--- GIVEN RECORDS ---

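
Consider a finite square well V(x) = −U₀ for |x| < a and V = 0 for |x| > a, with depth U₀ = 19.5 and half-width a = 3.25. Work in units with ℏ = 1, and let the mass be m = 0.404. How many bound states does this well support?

N = 9

The dimensionless depth is z₀ = a√(2mU₀)/ℏ = 3.25 × √(15.76) = 12.90.
A new bound state (alternating even/odd) appears each time z₀ passes a multiple of π/2, so N = ⌊2z₀/π⌋ + 1 = ⌊8.213⌋ + 1 = 9.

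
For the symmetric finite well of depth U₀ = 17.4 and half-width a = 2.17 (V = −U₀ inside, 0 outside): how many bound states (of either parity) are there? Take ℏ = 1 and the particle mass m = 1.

N = 9

Define the well-strength parameter z₀ = (a/ℏ)√(2mU₀) = 2.17 × √(2·1·17.4) = 12.80.
A new bound state (alternating even/odd) appears each time z₀ passes a multiple of π/2, so N = ⌊2z₀/π⌋ + 1 = ⌊8.149⌋ + 1 = 9.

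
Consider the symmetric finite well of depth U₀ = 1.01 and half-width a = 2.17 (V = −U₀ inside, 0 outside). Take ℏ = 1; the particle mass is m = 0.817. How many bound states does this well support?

The dimensionless depth is z₀ = a√(2mU₀)/ℏ = 2.17 × √(1.650) = 2.788.
A new bound state (alternating even/odd) appears each time z₀ passes a multiple of π/2, so N = ⌊2z₀/π⌋ + 1 = ⌊1.775⌋ + 1 = 2.

N = 2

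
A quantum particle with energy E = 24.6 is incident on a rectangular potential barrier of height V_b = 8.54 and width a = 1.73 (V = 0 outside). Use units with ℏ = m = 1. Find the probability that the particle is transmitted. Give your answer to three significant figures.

E > V_b: inside the barrier k₂ = √(2m(E − V_b))/ℏ = 5.667, k₂a = 9.805.
Matching at both interfaces gives T⁻¹ = 1 + V_b² sin²(k₂a) / [4E(E − V_b)] = 1.006, hence T = 0.994.

T = 0.994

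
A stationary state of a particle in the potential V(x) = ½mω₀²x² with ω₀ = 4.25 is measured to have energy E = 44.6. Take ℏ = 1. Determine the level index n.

Invert E_n = (n + ½)ℏω₀: n = E/ℏω₀ − ½ = 9.994, so n = 10.

n = 10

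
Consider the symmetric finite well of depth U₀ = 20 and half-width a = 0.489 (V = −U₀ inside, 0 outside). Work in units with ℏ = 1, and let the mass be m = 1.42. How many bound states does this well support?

N = 3

The dimensionless depth is z₀ = a√(2mU₀)/ℏ = 0.489 × √(56.80) = 3.685.
A new bound state (alternating even/odd) appears each time z₀ passes a multiple of π/2, so N = ⌊2z₀/π⌋ + 1 = ⌊2.346⌋ + 1 = 3.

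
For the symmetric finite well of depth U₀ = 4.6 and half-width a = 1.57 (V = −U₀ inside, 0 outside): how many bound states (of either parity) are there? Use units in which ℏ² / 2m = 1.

N = 3

Define the well-strength parameter z₀ = (a/ℏ)√(2mU₀) = 1.57 × √(2·0.5·4.6) = 3.367.
The even/odd transcendental equations gain one root per π/2 in z₀, giving N = 1 + ⌊2z₀/π⌋ = 1 + ⌊2.144⌋ = 3.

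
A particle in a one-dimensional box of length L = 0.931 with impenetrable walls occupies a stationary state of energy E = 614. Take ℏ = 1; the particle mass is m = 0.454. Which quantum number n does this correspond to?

n = 7

From E_n = n²π²ℏ²/(2mL²) invert to n = √(2mL²E)/(πℏ).
n = (0.931/π) × √(2 × 0.454 × 614) = 6.997 → n = 7.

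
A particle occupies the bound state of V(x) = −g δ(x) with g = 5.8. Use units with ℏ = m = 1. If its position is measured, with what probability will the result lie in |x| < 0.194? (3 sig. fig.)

The normalised bound state is ψ = √κ e^{−κ|x|} with κ = mg/ℏ² = 5.800.
P(|x| < d) = ∫_{−d}^{d} κ e^{−2κ|x|} dx = 1 − e^{−2κd} = 1 − e^{−2.250} = 0.8946.

P = 0.895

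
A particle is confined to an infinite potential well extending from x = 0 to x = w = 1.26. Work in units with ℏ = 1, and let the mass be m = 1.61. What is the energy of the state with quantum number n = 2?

The infinite-well eigenfunctions ψ_n = √(2/w) sin(nπx/w) vanish at both walls, giving E_n = n²π²ℏ²/(2mw²).
E_2 = 2² × π² / (2 × 1.61 × 1.26²) = 7.723.

E = 7.72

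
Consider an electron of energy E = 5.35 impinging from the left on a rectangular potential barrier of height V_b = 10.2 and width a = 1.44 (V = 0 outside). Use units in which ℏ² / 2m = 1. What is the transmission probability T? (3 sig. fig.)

Since E < V_b the interior solution is evanescent with decay constant κ = √(2m(V_b − E))/ℏ = 2.202.
κa = 3.171, sinh(κa) = 11.90.
Matching ψ, ψ′ at both faces gives T = [1 + V_b² sinh²(κa) / (4E(V_b − E))]⁻¹ = 1/142.9 = 0.00700.

T = 0.00700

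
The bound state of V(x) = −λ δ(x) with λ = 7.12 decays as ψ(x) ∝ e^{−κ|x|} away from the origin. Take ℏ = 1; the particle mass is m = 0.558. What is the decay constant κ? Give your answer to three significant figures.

κ = 3.97

Integrate −(ℏ²/2m)ψ'' − λδ(x)ψ = Eψ from −ε to +ε: the ψ'' term gives ψ'(0⁺) − ψ'(0⁻) and the δ term gives −(2mλ/ℏ²)ψ(0).
With ψ ∝ e^{−κ|x|} this yields −2κ = −2mλ/ℏ², so κ = mλ/ℏ² = 3.973.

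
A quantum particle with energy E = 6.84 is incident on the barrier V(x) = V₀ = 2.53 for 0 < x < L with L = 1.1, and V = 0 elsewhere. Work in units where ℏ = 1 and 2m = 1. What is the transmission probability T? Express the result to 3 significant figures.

T = 0.970

Above the barrier the interior wavenumber is k₂ = √(2m(E − V₀))/ℏ = 2.076, giving phase k₂L = 2.284.
T = [1 + V₀² sin²(k₂L) / (4E(E − V₀))]⁻¹ = 1/1.031 = 0.970.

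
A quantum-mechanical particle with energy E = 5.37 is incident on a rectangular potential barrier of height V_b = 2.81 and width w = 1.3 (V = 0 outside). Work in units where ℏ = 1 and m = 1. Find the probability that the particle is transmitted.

T = 0.994

E > V_b: inside the barrier k₂ = √(2m(E − V_b))/ℏ = 2.263, k₂w = 2.942.
Matching at both interfaces gives T⁻¹ = 1 + V_b² sin²(k₂w) / [4E(E − V_b)] = 1.006, hence T = 0.994.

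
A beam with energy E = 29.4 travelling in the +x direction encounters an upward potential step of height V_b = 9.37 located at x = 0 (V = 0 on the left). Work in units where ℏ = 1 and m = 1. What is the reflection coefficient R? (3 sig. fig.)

R = 0.00915

The wavenumbers are k₁ = √(2mE)/ℏ = 7.668 on the left and k₂ = √(2m(E − V_b))/ℏ = 6.329 on the right.
Matching ψ and ψ′ at x = 0 gives r = (k₁ − k₂)/(k₁ + k₂), so R = r² = 0.009148 and T = 1 − R = 0.9909.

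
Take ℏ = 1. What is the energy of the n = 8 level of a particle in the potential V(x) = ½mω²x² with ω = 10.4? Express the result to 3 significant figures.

The oscillator eigenvalues are E_n = ℏω(n + ½), so E_8 = 10.4 × 8.5 = 88.40.

E = 88.4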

--- TASK TO COMPLETE ---
Every record is to be repeated exactly as written.

--- RESPONSE TO THIS EXERCISE ---
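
Consider a finite square well V(x) = −U₀ for |x| < a and V = 0 for |x| > a, with depth U₀ = 19.5 and half-width a = 3.25. Work in units with ℏ = 1, and let the mass be m = 0.404. How many bound states does this well support?

N = 9

The dimensionless depth is z₀ = a√(2mU₀)/ℏ = 3.25 × √(15.76) = 12.90.
A new bound state (alternating even/odd) appears each time z₀ passes a multiple of π/2, so N = ⌊2z₀/π⌋ + 1 = ⌊8.213⌋ + 1 = 9.

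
For the symmetric finite well of depth U₀ = 17.4 and half-width a = 2.17 (V = −U₀ inside, 0 outside): how many bound states (of either parity) are there? Take ℏ = 1 and the particle mass m = 1.

N = 9

Define the well-strength parameter z₀ = (a/ℏ)√(2mU₀) = 2.17 × √(2·1·17.4) = 12.80.
A new bound state (alternating even/odd) appears each time z₀ passes a multiple of π/2, so N = ⌊2z₀/π⌋ + 1 = ⌊8.149⌋ + 1 = 9.

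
Consider the symmetric finite well of depth U₀ = 1.01 and half-width a = 2.17 (V = −U₀ inside, 0 outside). Take ℏ = 1; the particle mass is m = 0.817. How many bound states does this well support?

The dimensionless depth is z₀ = a√(2mU₀)/ℏ = 2.17 × √(1.650) = 2.788.
A new bound state (alternating even/odd) appears each time z₀ passes a multiple of π/2, so N = ⌊2z₀/π⌋ + 1 = ⌊1.775⌋ + 1 = 2.

N = 2

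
A quantum particle with energy E = 24.6 is incident on a rectangular potential barrier of height V_b = 8.54 and width a = 1.73 (V = 0 outside). Use units with ℏ = m = 1. Find the probability that the particle is transmitted. Give your answer to three significant figures.

E > V_b: inside the barrier k₂ = √(2m(E − V_b))/ℏ = 5.667, k₂a = 9.805.
Matching at both interfaces gives T⁻¹ = 1 + V_b² sin²(k₂a) / [4E(E − V_b)] = 1.006, hence T = 0.994.

T = 0.994

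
A stationary state of a particle in the potential V(x) = ½mω₀²x² with ω₀ = 4.25 is measured to have energy E = 44.6. Take ℏ = 1. Determine the level index n.

Invert E_n = (n + ½)ℏω₀: n = E/ℏω₀ − ½ = 9.994, so n = 10.

n = 10

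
Consider the symmetric finite well of depth U₀ = 20 and half-width a = 0.489 (V = −U₀ inside, 0 outside). Work in units with ℏ = 1, and let the mass be m = 1.42. How many bound states does this well support?

N = 3

The dimensionless depth is z₀ = a√(2mU₀)/ℏ = 0.489 × √(56.80) = 3.685.
A new bound state (alternating even/odd) appears each time z₀ passes a multiple of π/2, so N = ⌊2z₀/π⌋ + 1 = ⌊2.346⌋ + 1 = 3.

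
For the symmetric finite well of depth U₀ = 4.6 and half-width a = 1.57 (V = −U₀ inside, 0 outside): how many bound states (of either parity) are there? Use units in which ℏ² / 2m = 1.

N = 3

Define the well-strength parameter z₀ = (a/ℏ)√(2mU₀) = 1.57 × √(2·0.5·4.6) = 3.367.
The even/odd transcendental equations gain one root per π/2 in z₀, giving N = 1 + ⌊2z₀/π⌋ = 1 + ⌊2.144⌋ = 3.

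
A particle in a one-dimensional box of length L = 0.931 with impenetrable walls occupies a stationary state of energy E = 614. Take ℏ = 1; the particle mass is m = 0.454. Which quantum number n does this correspond to?

n = 7

From E_n = n²π²ℏ²/(2mL²) invert to n = √(2mL²E)/(πℏ).
n = (0.931/π) × √(2 × 0.454 × 614) = 6.997 → n = 7.

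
A particle occupies the bound state of V(x) = −g δ(x) with g = 5.8. Use units with ℏ = m = 1. If its position is measured, with what probability will the result lie in |x| < 0.194? (3 sig. fig.)

The normalised bound state is ψ = √κ e^{−κ|x|} with κ = mg/ℏ² = 5.800.
P(|x| < d) = ∫_{−d}^{d} κ e^{−2κ|x|} dx = 1 − e^{−2κd} = 1 − e^{−2.250} = 0.8946.

P = 0.895

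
A particle is confined to an infinite potential well extending from x = 0 to x = w = 1.26. Work in units with ℏ = 1, and let the mass be m = 1.61. What is the energy of the state with quantum number n = 2?

The infinite-well eigenfunctions ψ_n = √(2/w) sin(nπx/w) vanish at both walls, giving E_n = n²π²ℏ²/(2mw²).
E_2 = 2² × π² / (2 × 1.61 × 1.26²) = 7.723.

E = 7.72

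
Consider an electron of energy E = 5.35 impinging from the left on a rectangular potential barrier of height V_b = 10.2 and width a = 1.44 (V = 0 outside). Use units in which ℏ² / 2m = 1. What is the transmission probability T? (3 sig. fig.)

Since E < V_b the interior solution is evanescent with decay constant κ = √(2m(V_b − E))/ℏ = 2.202.
κa = 3.171, sinh(κa) = 11.90.
Matching ψ, ψ′ at both faces gives T = [1 + V_b² sinh²(κa) / (4E(V_b − E))]⁻¹ = 1/142.9 = 0.00700.

T = 0.00700

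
The bound state of V(x) = −λ δ(x) with λ = 7.12 decays as ψ(x) ∝ e^{−κ|x|} away from the origin. Take ℏ = 1; the particle mass is m = 0.558. What is the decay constant κ? Give your answer to three significant figures.

κ = 3.97

Integrate −(ℏ²/2m)ψ'' − λδ(x)ψ = Eψ from −ε to +ε: the ψ'' term gives ψ'(0⁺) − ψ'(0⁻) and the δ term gives −(2mλ/ℏ²)ψ(0).
With ψ ∝ e^{−κ|x|} this yields −2κ = −2mλ/ℏ², so κ = mλ/ℏ² = 3.973.

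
A quantum particle with energy E = 6.84 is incident on the barrier V(x) = V₀ = 2.53 for 0 < x < L with L = 1.1, and V = 0 elsewhere. Work in units where ℏ = 1 and 2m = 1. What is the transmission probability T? Express the result to 3 significant figures.

T = 0.970

Above the barrier the interior wavenumber is k₂ = √(2m(E − V₀))/ℏ = 2.076, giving phase k₂L = 2.284.
T = [1 + V₀² sin²(k₂L) / (4E(E − V₀))]⁻¹ = 1/1.031 = 0.970.

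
A quantum-mechanical particle with energy E = 5.37 is incident on a rectangular potential barrier of height V_b = 2.81 and width w = 1.3 (V = 0 outside). Work in units where ℏ = 1 and m = 1. Find the probability that the particle is transmitted.

T = 0.994

E > V_b: inside the barrier k₂ = √(2m(E − V_b))/ℏ = 2.263, k₂w = 2.942.
Matching at both interfaces gives T⁻¹ = 1 + V_b² sin²(k₂w) / [4E(E − V_b)] = 1.006, hence T = 0.994.

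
A beam with energy E = 29.4 travelling in the +x direction encounters an upward potential step of height V_b = 9.37 located at x = 0 (V = 0 on the left). Work in units where ℏ = 1 and m = 1. What is the reflection coefficient R? (3 sig. fig.)

R = 0.00915

The wavenumbers are k₁ = √(2mE)/ℏ = 7.668 on the left and k₂ = √(2m(E − V_b))/ℏ = 6.329 on the right.
Matching ψ and ψ′ at x = 0 gives r = (k₁ − k₂)/(k₁ + k₂), so R = r² = 0.009148 and T = 1 − R = 0.9909.

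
Take ℏ = 1. What is the energy of the n = 8 level of a particle in the potential V(x) = ½mω²x² with ω = 10.4? Express the result to 3 significant figures.

The oscillator eigenvalues are E_n = ℏω(n + ½), so E_8 = 10.4 × 8.5 = 88.40.

E = 88.4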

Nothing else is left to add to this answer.